▶ Supplied entries:
-- -- --
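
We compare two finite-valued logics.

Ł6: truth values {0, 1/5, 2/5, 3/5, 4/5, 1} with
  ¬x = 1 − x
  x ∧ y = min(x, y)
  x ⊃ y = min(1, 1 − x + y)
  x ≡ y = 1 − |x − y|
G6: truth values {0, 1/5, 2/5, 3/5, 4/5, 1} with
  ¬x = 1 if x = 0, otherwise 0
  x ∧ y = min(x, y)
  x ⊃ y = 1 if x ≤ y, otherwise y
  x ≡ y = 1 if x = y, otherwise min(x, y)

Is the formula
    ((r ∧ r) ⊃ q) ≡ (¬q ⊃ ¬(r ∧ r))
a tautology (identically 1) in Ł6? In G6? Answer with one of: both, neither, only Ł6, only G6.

In Ł6: every assignment gives 1 — tautology.
In G6: at q = 1/5, r = 2/5 the value is 1/5 — not a tautology.

only Ł6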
-- -- --
▶ Exercise prompt: Everything from the line containing "((r ∧ r) ⊃ q) ≡ (¬q ⊃ ¬(r ∧ r))" to the last line of the entries above should be quoted exactly, and only that.

▶ Your solution:
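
    ((r ∧ r) ⊃ q) ≡ (¬q ⊃ ¬(r ∧ r))
a tautology (identically 1) in Ł6? In G6? Answer with one of: both, neither, only Ł6, only G6.

In Ł6: every assignment gives 1 — tautology.
In G6: at q = 1/5, r = 2/5 the value is 1/5 — not a tautology.

only Ł6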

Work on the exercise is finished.